_How to complete this task_
Beginning with the line where "The consumption function is C = 479" appears, repeat every remaining line of the entries exactly, the last line included.

(Stored items from a collection)
####################

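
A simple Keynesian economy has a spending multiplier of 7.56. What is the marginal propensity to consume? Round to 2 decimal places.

MPC = 0.87

k = 1/(1 − MPC), so 1 − MPC = 1/k = 1/7.56 = 0.1323
MPC = 1 − 0.1323 = 0.87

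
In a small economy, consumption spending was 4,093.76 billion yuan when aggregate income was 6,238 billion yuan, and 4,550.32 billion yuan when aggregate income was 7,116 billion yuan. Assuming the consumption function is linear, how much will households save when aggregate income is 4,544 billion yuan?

S = 1331.12

MPC = (4550.32 − 4093.76)/(7116 − 6238) = 456.56/878 = 0.52
a = 4093.76 − 0.52(6238) = 4093.76 − 3243.76 = 850
C = 850 + 0.52(4544) = 3212.88
S = 4544 − 3212.88 = 1331.12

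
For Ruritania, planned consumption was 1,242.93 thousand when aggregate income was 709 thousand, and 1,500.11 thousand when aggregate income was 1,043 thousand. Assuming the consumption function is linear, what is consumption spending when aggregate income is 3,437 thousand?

MPC = (1500.11 − 1242.93)/(1043 − 709) = 257.18/334 = 0.77
a = 1242.93 − 0.77(709) = 1242.93 − 545.93 = 697
C = 697 + 0.77(3437) = 697 + 2646.49 = 3343.49

C = 3343.49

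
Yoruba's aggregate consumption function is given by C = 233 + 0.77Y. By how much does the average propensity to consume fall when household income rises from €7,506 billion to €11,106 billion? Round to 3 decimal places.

At Y = 7506: C = 233 + 0.77(7506) = 6012.62, APC = 6012.62/7506 = 0.8010
At Y = 11106: C = 8784.62, APC = 8784.62/11106 = 0.7910
Fall in APC = 0.8010 − 0.7910 = 0.010

ΔAPC = 0.010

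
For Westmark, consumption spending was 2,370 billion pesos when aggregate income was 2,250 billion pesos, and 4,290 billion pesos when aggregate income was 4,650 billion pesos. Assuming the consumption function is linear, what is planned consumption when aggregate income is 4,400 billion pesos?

MPC = (4290 − 2370)/(4650 − 2250) = 1920/2400 = 0.8
a = 2370 − 0.8(2250) = 2370 − 1800 = 570
C = 570 + 0.8(4400) = 570 + 3520 = 4090

C = 4090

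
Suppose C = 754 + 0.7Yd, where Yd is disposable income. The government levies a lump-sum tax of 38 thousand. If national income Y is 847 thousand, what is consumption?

C = 1320.3

Yd = Y − T = 847 − 38 = 809
C = 754 + 0.7(809) = 754 + 566.3 = 1320.3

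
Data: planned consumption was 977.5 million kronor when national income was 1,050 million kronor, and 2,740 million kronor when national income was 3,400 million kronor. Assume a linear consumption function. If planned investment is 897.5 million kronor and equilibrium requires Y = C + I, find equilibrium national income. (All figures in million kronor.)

MPC = (2740 − 977.5)/(3400 − 1050) = 1762.5/2350 = 0.75
a = 977.5 − 0.75(1050) = 190
Equilibrium: Y = 190 + 0.75Y + 897.5
0.25Y = 1087.5, so Y = 1087.5/0.25 = 4350

Y = 4350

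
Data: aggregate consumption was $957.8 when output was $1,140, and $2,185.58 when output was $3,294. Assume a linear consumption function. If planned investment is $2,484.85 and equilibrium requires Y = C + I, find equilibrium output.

MPC = (2185.58 − 957.8)/(3294 − 1140) = 1227.78/2154 = 0.57
a = 957.8 − 0.57(1140) = 308
Equilibrium: Y = 308 + 0.57Y + 2484.85
0.43Y = 2792.85, so Y = 2792.85/0.43 = 6495

Y = 6495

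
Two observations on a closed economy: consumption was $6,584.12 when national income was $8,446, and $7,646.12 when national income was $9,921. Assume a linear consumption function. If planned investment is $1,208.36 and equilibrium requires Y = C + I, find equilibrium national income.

Y = 6112

MPC = (7646.12 − 6584.12)/(9921 − 8446) = 1062/1475 = 0.72
a = 6584.12 − 0.72(8446) = 503
Equilibrium: Y = 503 + 0.72Y + 1208.36
0.28Y = 1711.36, so Y = 1711.36/0.28 = 6112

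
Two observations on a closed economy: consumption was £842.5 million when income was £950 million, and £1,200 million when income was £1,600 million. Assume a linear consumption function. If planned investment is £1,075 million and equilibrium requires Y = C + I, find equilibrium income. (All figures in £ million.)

MPC = (1200 − 842.5)/(1600 − 950) = 357.5/650 = 0.55
a = 842.5 − 0.55(950) = 320
Equilibrium: Y = 320 + 0.55Y + 1075
0.45Y = 1395, so Y = 1395/0.45 = 3100

Y = 3100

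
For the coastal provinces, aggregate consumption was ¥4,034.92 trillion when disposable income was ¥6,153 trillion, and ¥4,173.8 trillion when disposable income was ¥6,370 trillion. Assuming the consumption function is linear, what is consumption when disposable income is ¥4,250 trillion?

MPC = (4173.8 − 4034.92)/(6370 − 6153) = 138.88/217 = 0.64
a = 4034.92 − 0.64(6153) = 4034.92 − 3937.92 = 97
C = 97 + 0.64(4250) = 97 + 2720 = 2817

C = 2817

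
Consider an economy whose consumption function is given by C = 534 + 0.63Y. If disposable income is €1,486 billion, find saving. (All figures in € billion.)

C = 534 + 0.63(1486) = 534 + 936.18 = 1470.18
S = Y − C = 1486 − 1470.18 = 15.82

S = 15.82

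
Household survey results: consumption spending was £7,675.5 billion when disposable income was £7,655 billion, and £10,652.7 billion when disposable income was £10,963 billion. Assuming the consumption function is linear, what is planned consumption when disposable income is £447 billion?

MPC = (10652.7 − 7675.5)/(10963 − 7655) = 2977.2/3308 = 0.9
a = 7675.5 − 0.9(7655) = 7675.5 − 6889.5 = 786
C = 786 + 0.9(447) = 786 + 402.3 = 1188.3

C = 1188.3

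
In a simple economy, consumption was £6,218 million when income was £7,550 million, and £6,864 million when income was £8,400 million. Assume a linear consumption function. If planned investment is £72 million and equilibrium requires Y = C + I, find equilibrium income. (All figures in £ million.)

MPC = (6864 − 6218)/(8400 − 7550) = 646/850 = 0.76
a = 6218 − 0.76(7550) = 480
Equilibrium: Y = 480 + 0.76Y + 72
0.24Y = 552, so Y = 552/0.24 = 2300

Y = 2300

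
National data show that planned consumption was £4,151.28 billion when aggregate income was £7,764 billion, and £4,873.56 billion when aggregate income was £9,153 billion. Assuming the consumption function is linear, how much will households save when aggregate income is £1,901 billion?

S = 798.48

MPC = (4873.56 − 4151.28)/(9153 − 7764) = 722.28/1389 = 0.52
a = 4151.28 − 0.52(7764) = 4151.28 − 4037.28 = 114
C = 114 + 0.52(1901) = 1102.52
S = 1901 − 1102.52 = 798.48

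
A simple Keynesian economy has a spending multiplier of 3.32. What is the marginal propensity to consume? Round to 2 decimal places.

MPC = 0.70

k = 1/(1 − MPC), so 1 − MPC = 1/k = 1/3.32 = 0.3012
MPC = 1 − 0.3012 = 0.70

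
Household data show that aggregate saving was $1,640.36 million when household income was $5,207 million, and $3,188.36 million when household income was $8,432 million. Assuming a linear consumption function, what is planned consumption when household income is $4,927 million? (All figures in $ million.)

MPS = ΔS/ΔY = (3188.36 − 1640.36)/(8432 − 5207) = 1548/3225 = 0.48
MPC = 1 − MPS = 0.52
Autonomous saving = 1640.36 − 0.48(5207) = -859, so a = 859
C = 859 + 0.52(4927) = 859 + 2562.04 = 3421.04

C = 3421.04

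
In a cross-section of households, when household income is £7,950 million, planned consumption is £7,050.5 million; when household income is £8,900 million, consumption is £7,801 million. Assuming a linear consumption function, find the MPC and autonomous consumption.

MPC = 0.79; a = 770

MPC = ΔC/ΔY = (7801 − 7050.5)/(8900 − 7950) = 750.5/950 = 0.79
a = C − MPC·Y = 7050.5 − 0.79(7950) = 7050.5 − 6280.5 = 770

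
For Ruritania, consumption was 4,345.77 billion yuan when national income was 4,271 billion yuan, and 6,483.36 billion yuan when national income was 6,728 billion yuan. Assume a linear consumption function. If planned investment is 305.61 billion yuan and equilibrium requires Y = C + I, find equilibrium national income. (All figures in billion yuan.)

MPC = (6483.36 − 4345.77)/(6728 − 4271) = 2137.59/2457 = 0.87
a = 4345.77 − 0.87(4271) = 630
Equilibrium: Y = 630 + 0.87Y + 305.61
0.13Y = 935.61, so Y = 935.61/0.13 = 7197

Y = 7197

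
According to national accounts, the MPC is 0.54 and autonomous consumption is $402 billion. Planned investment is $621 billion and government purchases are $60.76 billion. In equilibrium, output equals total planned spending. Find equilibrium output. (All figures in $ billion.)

Y = 2356

Y = C + I + G = 402 + 0.54Y + 621 + 60.76
Y − 0.54Y = 1083.76
0.46Y = 1083.76, so Y = 1083.76/0.46 = 2356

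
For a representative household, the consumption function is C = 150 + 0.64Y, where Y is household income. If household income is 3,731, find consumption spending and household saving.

C = 150 + 0.64(3731) = 150 + 2387.84 = 2537.84
S = Y − C = 3731 − 2537.84 = 1193.16

C = 2537.84; S = 1193.16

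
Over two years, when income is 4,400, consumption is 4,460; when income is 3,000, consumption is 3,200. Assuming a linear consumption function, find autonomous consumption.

MPC = ΔC/ΔY = (4460 − 3200)/(4400 − 3000) = 1260/1400 = 0.9
a = C − MPC·Y = 3200 − 0.9(3000) = 3200 − 2700 = 500

a = 500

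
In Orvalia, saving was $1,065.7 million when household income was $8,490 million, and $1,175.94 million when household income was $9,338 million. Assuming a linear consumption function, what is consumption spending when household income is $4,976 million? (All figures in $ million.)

MPS = ΔS/ΔY = (1175.94 − 1065.7)/(9338 − 8490) = 110.24/848 = 0.13
MPC = 1 − MPS = 0.87
Autonomous saving = 1065.7 − 0.13(8490) = -38, so a = 38
C = 38 + 0.87(4976) = 38 + 4329.12 = 4367.12

C = 4367.12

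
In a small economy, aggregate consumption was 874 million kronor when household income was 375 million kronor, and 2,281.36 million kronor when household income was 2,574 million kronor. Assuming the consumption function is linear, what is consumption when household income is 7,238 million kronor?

C = 5266.32

MPC = (2281.36 − 874)/(2574 − 375) = 1407.36/2199 = 0.64
a = 874 − 0.64(375) = 874 − 240 = 634
C = 634 + 0.64(7238) = 634 + 4632.32 = 5266.32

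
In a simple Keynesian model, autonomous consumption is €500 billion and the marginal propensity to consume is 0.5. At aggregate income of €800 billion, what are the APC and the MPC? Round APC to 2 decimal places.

MPC = 0.5 (the slope of the consumption function)
C = 500 + 0.5(800) = 900, so APC = 900/800 = 1.13

APC = 1.13; MPC = 0.5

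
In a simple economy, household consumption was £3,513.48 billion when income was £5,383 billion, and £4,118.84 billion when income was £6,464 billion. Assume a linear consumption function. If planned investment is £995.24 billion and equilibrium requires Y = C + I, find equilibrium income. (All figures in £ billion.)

Y = 3396

MPC = (4118.84 − 3513.48)/(6464 − 5383) = 605.36/1081 = 0.56
a = 3513.48 − 0.56(5383) = 499
Equilibrium: Y = 499 + 0.56Y + 995.24
0.44Y = 1494.24, so Y = 1494.24/0.44 = 3396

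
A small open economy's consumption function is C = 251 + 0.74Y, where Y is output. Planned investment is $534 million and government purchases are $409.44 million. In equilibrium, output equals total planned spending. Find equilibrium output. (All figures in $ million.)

Y = C + I + G = 251 + 0.74Y + 534 + 409.44
Y − 0.74Y = 1194.44
0.26Y = 1194.44, so Y = 1194.44/0.26 = 4594

Y = 4594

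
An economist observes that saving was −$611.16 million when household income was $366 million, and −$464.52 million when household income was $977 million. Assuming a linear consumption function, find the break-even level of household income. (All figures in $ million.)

Y = 2912.5

MPS = ΔS/ΔY = (-464.52 − (-611.16))/(977 − 366) = 146.64/611 = 0.24
MPC = 1 − MPS = 0.76
From S(366) = -611.16: −a + 0.24(366) = -611.16, so a = 87.84 − (-611.16) = 699
Break-even (S = 0): Y = a/MPS = 699/0.24 = 2912.5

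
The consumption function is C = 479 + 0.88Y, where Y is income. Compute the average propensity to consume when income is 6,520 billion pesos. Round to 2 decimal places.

C = 479 + 0.88(6520) = 6216.6
APC = C/Y = 6216.6/6520 = 0.95

APC = 0.95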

####################

_Exercise output_
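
The consumption function is C = 479 + 0.88Y, where Y is income. Compute the average propensity to consume when income is 6,520 billion pesos. Round to 2 decimal places.

C = 479 + 0.88(6520) = 6216.6
APC = C/Y = 6216.6/6520 = 0.95

APC = 0.95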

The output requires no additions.